Two lines below mark the span: the one containing "How many direct" and the one containing "Ivy: Bao, Fay, Giulia, Veda, Ximena". Set down both, plus every line between, exactly as they stand, and nothing else.

(Collected data entries)
------------------------------------------------------------------------

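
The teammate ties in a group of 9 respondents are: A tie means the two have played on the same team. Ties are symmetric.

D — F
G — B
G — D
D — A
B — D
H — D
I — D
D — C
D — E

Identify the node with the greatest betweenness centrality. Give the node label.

Unnormalized betweenness of each node: A:0, B:0, C:0, D:27, E:0, F:0, G:0, H:0, I:0.
D has the largest value, 27, making it the main broker — the node through which the most shortest paths run.

D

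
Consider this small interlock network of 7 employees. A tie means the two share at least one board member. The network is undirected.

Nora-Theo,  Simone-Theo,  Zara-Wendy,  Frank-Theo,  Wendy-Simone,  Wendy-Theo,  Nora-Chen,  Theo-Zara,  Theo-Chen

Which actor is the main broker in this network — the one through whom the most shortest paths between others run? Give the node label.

Theo

Unnormalized betweenness of each node: Chen:0, Frank:0, Nora:0, Simone:0, Theo:23/2, Wendy:1/2, Zara:0.
Theo has the largest value, 23/2, making it the main broker — the node through which the most shortest paths run.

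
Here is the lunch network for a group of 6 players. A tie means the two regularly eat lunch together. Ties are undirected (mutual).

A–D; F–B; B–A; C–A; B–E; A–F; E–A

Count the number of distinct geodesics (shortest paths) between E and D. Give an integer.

The shortest distance is 2, and the only length-2 path is E–A–D. So there is exactly 1 shortest path.

1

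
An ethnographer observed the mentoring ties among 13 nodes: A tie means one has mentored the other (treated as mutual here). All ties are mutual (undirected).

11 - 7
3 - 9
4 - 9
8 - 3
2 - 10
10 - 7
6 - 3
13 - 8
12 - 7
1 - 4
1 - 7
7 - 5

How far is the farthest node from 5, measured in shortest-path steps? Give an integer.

Distances from 5: 1:2, 2:3, 3:5, 4:3, 6:6, 7:1, 8:6, 9:4, 10:2, 11:2, 12:2, 13:7.
The largest is 7 (to 13), so the eccentricity of 5 is 7.

7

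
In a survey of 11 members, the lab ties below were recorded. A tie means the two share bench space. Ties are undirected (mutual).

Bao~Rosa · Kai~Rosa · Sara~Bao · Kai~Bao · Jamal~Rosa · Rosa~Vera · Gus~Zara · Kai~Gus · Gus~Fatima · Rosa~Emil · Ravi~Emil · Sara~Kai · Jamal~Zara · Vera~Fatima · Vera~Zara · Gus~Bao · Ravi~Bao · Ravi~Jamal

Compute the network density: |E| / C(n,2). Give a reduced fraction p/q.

18/55

There are 18 edges and 11 nodes, so the maximum possible is C(11,2) = 55.
Density = 18/55.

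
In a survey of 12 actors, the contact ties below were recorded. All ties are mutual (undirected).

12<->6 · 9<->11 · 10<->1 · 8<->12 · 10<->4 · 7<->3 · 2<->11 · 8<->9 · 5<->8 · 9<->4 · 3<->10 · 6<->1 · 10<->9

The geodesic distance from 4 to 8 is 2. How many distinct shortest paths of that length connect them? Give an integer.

1

The shortest distance is 2, and the only length-2 path is 4–9–8. So there is exactly 1 shortest path.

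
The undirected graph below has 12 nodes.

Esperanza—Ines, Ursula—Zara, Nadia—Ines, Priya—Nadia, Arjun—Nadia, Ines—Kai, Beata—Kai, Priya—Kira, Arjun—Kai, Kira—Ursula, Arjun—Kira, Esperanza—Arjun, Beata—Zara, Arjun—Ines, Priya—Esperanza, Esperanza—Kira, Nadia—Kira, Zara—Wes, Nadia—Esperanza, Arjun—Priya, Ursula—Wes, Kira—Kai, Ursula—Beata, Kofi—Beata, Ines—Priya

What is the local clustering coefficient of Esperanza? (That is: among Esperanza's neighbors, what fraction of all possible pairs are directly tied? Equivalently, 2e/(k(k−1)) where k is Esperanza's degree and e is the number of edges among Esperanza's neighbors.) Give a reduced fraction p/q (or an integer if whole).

Esperanza's neighbors: Arjun, Ines, Kira, Nadia, and Priya (k = 5).
Possible neighbor pairs: C(5,2) = 10. Edges among them: Arjun–Ines, Arjun–Kira, Arjun–Nadia, Arjun–Priya, Ines–Nadia, Ines–Priya, Kira–Nadia, Kira–Priya, Nadia–Priya → e = 9.
Clustering(Esperanza) = 9/10.

9/10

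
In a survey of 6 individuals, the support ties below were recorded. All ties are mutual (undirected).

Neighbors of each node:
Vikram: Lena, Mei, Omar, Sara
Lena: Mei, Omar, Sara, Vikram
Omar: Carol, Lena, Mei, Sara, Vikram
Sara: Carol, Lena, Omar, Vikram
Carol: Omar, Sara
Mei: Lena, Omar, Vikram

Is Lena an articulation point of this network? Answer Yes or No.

No

Even without Lena, every remaining node can still reach every other (the residual graph is connected), so Lena is not a cut vertex.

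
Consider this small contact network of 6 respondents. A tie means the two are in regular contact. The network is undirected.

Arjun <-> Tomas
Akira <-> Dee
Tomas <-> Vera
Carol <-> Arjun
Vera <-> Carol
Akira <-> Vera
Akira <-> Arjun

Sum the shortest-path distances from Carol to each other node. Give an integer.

9

Distances from Carol: Akira:2, Arjun:1, Dee:3, Tomas:2, Vera:1.
Sum = 2 + 1 + 3 + 2 + 1 = 9.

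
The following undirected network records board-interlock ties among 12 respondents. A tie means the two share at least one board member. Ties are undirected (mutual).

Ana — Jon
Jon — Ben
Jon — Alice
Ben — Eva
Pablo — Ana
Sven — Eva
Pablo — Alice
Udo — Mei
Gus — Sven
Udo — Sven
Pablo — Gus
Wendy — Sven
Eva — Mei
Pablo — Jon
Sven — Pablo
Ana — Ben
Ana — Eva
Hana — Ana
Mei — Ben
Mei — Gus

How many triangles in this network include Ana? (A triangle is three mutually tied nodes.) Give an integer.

Ana's neighbors: Ben, Eva, Hana, Jon, and Pablo.
Neighbor pairs that are themselves tied: Ana–Ben–Eva; Ana–Ben–Jon; Ana–Jon–Pablo. Each forms one triangle with Ana, for 3 in total.

3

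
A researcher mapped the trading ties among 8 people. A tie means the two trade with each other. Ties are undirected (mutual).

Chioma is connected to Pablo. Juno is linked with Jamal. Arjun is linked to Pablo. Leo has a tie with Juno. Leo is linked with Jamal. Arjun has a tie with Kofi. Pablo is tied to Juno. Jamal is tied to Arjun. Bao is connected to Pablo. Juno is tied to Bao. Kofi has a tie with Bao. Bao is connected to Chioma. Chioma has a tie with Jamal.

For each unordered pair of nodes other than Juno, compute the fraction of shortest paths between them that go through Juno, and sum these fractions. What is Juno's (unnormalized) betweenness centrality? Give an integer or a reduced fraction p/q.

Pairs whose geodesics pass through Juno — Jamal–Bao: 1/2; Jamal–Pablo: 1/3; Bao–Leo: 1; Pablo–Leo: 1; Leo–Kofi: 1/2.
All other pairs contribute 0.
Summing the contributions gives betweenness(Juno) = 10/3.

10/3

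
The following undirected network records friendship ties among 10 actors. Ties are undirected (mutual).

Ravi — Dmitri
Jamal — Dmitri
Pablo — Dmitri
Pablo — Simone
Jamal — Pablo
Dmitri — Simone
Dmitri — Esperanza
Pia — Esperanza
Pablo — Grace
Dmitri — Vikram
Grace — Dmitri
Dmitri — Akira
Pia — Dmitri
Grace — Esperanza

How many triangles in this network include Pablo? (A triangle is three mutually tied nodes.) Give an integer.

3

Pablo's neighbors: Dmitri, Grace, Jamal, and Simone.
Neighbor pairs that are themselves tied: Pablo–Dmitri–Grace; Pablo–Dmitri–Jamal; Pablo–Dmitri–Simone. Each forms one triangle with Pablo, for 3 in total.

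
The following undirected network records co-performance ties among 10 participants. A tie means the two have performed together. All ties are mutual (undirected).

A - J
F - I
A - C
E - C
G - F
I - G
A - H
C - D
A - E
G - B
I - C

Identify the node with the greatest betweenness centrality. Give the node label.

C

Unnormalized betweenness of each node: A:15, B:0, C:24, D:0, E:0, F:0, G:8, H:0, I:18, J:0.
C has the largest value, 24, making it the main broker — the node through which the most shortest paths run.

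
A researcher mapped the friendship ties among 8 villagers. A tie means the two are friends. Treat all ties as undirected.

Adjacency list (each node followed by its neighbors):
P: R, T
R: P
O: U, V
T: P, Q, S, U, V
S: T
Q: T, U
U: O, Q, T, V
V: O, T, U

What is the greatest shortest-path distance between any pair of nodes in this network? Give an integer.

Eccentricity of each node (its greatest distance to any other): O:4, P:3, Q:3, R:4, S:3, T:2, U:3, V:3.
The maximum eccentricity is 4, realized for instance by the pair R–O via R – P – T – V – O. So the diameter is 4.

4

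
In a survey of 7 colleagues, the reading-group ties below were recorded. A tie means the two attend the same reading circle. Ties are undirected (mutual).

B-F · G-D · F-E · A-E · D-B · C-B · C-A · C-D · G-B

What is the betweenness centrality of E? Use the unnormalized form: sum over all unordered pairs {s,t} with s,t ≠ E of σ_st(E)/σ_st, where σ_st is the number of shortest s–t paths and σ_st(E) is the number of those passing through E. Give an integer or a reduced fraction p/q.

Pairs whose geodesics pass through E — F–A: 1.
All other pairs contribute 0.
Summing the contributions gives betweenness(E) = 1.

1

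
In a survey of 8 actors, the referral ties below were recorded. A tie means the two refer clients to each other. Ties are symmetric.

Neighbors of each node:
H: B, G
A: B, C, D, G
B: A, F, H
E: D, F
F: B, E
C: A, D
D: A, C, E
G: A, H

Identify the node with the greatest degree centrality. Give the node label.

Degrees — A:4, B:3, C:2, D:3, E:2, F:2, G:2, H:2.
The maximum is 4, attained only by A.

A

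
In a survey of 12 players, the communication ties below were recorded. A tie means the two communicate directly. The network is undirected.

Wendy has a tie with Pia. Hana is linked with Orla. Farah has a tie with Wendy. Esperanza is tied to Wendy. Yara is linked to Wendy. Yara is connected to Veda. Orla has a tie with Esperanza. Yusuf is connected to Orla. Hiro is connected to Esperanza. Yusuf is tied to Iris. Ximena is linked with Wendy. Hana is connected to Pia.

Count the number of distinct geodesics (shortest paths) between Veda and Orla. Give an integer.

The shortest distance is 4, and the only length-4 path is Veda–Yara–Wendy–Esperanza–Orla. So there is exactly 1 shortest path.

1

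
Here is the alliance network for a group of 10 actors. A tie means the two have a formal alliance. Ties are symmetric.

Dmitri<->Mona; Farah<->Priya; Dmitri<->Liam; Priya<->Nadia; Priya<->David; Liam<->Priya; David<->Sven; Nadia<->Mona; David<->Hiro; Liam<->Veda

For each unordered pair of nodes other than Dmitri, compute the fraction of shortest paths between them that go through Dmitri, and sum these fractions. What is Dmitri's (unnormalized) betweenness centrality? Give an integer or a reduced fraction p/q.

Pairs whose geodesics pass through Dmitri — Veda–Mona: 1; Mona–Liam: 1.
All other pairs contribute 0.
Summing the contributions gives betweenness(Dmitri) = 2.

2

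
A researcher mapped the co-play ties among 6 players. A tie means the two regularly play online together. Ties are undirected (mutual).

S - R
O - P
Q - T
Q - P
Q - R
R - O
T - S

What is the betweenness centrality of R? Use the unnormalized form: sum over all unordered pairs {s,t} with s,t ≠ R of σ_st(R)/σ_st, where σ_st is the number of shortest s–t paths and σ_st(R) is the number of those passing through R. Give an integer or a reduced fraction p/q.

Pairs whose geodesics pass through R — O–S: 1; O–Q: 1/2; O–T: 2/3; S–Q: 1/2; S–P: 2/3.
All other pairs contribute 0.
Summing the contributions gives betweenness(R) = 10/3.

10/3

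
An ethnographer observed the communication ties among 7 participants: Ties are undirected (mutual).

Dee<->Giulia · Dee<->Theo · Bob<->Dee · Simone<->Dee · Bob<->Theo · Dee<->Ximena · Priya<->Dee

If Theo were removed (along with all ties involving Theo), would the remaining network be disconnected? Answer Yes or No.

Even without Theo, every remaining node can still reach every other (the residual graph is connected), so Theo is not a cut vertex.

No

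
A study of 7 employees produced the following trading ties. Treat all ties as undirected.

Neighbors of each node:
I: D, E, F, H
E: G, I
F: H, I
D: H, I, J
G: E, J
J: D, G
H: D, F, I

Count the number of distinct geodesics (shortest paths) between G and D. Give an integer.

1

The shortest distance is 2, and the only length-2 path is G–J–D. So there is exactly 1 shortest path.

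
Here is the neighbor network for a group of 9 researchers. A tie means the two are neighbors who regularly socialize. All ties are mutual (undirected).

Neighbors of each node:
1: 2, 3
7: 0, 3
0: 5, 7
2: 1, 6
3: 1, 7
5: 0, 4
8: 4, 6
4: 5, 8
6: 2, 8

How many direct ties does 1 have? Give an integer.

1 is directly tied to 2 and 3. That is 2 neighbors, so the degree of 1 is 2.

2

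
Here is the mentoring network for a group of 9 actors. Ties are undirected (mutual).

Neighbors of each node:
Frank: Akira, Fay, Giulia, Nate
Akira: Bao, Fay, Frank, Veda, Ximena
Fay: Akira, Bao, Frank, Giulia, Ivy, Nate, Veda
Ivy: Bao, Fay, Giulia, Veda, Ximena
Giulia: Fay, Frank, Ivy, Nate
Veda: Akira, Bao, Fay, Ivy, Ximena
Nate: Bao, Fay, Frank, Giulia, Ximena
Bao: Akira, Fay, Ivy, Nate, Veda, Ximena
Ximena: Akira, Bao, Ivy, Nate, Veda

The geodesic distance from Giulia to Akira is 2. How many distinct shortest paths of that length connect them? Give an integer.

2

The shortest distance is 2. The length-2 paths are: Giulia–Fay–Akira; Giulia–Frank–Akira.
That gives 2 distinct shortest paths.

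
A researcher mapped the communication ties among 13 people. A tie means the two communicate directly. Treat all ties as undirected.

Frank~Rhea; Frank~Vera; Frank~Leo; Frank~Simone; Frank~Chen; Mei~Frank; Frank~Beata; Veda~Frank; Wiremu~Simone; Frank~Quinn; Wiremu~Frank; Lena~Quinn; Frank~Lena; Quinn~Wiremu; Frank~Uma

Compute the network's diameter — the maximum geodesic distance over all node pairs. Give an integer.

Eccentricity of each node (its greatest distance to any other): Beata:2, Chen:2, Frank:1, Lena:2, Leo:2, Mei:2, Quinn:2, Rhea:2, Simone:2, Uma:2, Veda:2, Vera:2, Wiremu:2.
The maximum eccentricity is 2, realized for instance by the pair Chen–Uma via Chen – Frank – Uma. So the diameter is 2.

2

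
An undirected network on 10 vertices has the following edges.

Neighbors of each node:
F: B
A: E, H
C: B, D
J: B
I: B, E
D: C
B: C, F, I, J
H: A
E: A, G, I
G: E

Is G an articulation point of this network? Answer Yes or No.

No

Even without G, every remaining node can still reach every other (the residual graph is connected), so G is not a cut vertex.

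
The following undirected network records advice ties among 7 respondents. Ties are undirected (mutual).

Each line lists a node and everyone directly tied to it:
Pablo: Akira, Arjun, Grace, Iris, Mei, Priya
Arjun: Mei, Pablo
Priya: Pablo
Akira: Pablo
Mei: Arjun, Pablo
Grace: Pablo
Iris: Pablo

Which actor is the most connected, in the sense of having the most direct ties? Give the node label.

Pablo

Degrees — Akira:1, Arjun:2, Grace:1, Iris:1, Mei:2, Pablo:6, Priya:1.
The maximum is 6, attained only by Pablo.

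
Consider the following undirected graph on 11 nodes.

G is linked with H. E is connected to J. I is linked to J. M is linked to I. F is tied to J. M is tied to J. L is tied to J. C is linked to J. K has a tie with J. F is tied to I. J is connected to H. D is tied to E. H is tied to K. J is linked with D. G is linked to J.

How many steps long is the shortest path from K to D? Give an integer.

2

One shortest route is K – J – D, which uses 2 edges, and K and D are not directly tied, so nothing shorter exists. So d(K,D) = 2.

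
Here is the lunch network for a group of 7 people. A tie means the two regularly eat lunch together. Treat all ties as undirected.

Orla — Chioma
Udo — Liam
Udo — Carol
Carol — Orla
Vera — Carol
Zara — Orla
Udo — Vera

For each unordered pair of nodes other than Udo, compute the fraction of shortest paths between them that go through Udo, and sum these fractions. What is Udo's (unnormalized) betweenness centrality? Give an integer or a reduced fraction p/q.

5

Pairs whose geodesics pass through Udo — Zara–Liam: 1; Liam–Carol: 1; Liam–Chioma: 1; Liam–Orla: 1; Liam–Vera: 1.
All other pairs contribute 0.
Summing the contributions gives betweenness(Udo) = 5.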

------------------------------------------------------------------------

RESPONSE TO THIS TASK:
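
How many direct ties does 1 have? Give an integer.

1 is directly tied to 2 and 3. That is 2 neighbors, so the degree of 1 is 2.

2

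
Here is the mentoring network for a group of 9 actors. Ties are undirected (mutual).

Neighbors of each node:
Frank: Akira, Fay, Giulia, Nate
Akira: Bao, Fay, Frank, Veda, Ximena
Fay: Akira, Bao, Frank, Giulia, Ivy, Nate, Veda
Ivy: Bao, Fay, Giulia, Veda, Ximena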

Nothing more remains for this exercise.